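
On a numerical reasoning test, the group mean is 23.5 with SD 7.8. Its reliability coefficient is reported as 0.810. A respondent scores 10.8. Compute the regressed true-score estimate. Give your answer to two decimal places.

13.21

T̂ = ρX + (1 − ρ)μ
  = 0.810 × 10.8 + 0.190 × 23.5
  = 8.7480 + 4.4650
  = 13.213
  ≈ 13.21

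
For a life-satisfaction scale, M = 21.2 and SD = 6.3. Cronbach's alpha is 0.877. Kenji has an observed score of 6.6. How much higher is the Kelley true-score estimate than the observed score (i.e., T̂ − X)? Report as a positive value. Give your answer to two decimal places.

1.80

T̂ = 0.877(6.6) + 0.123(21.2) = 5.7882 + 2.6076 = 8.3958 → 8.396
T̂ − X = 8.396 − 6.6 = 1.796 → 1.80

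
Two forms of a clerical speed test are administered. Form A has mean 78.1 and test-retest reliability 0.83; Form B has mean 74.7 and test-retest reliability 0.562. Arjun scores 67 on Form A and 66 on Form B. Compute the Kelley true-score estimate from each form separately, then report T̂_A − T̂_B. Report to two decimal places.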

TO DO: Give back every line of the data exactly.

WRITTEN SOLUTION:
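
On a numerical reasoning test, the group mean is 23.5 with SD 7.8. Its reliability coefficient is reported as 0.810. A respondent scores 10.8. Compute the regressed true-score estimate. Give your answer to two decimal places.

13.21

T̂ = ρX + (1 − ρ)μ
  = 0.810 × 10.8 + 0.190 × 23.5
  = 8.7480 + 4.4650
  = 13.213
  ≈ 13.21

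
For a life-satisfaction scale, M = 21.2 and SD = 6.3. Cronbach's alpha is 0.877. Kenji has an observed score of 6.6. How much higher is the Kelley true-score estimate than the observed score (i.e., T̂ − X)? Report as a positive value. Give your answer to two decimal places.

1.80

T̂ = 0.877(6.6) + 0.123(21.2) = 5.7882 + 2.6076 = 8.3958 → 8.396
T̂ − X = 8.396 − 6.6 = 1.796 → 1.80

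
Two forms of a clerical speed test are administered. Form A has mean 78.1 and test-retest reliability 0.83; Form B has mean 74.7 and test-retest reliability 0.562. Arjun scores 67 on Form A and 66 on Form B. Compute the Kelley true-score estimate from each form separately, then report T̂_A − T̂_B. Report to two decimal places.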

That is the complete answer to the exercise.